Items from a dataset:
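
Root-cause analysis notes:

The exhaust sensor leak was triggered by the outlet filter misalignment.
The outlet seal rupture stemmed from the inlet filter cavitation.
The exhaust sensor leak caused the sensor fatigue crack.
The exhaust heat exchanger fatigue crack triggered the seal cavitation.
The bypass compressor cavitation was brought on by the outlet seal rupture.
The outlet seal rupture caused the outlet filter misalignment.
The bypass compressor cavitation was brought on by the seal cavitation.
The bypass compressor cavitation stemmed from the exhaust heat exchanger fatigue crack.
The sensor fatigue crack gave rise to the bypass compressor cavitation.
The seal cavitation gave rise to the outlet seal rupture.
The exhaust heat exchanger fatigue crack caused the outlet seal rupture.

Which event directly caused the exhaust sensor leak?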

TASK TO CARRY OUT: The answer is each line from the entries above in which the word "leak" occurs.

TASK RESPONSE:
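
The exhaust sensor leak was triggered by the outlet filter misalignment.
The exhaust sensor leak caused the sensor fatigue crack.
Which event directly caused the exhaust sensor leak?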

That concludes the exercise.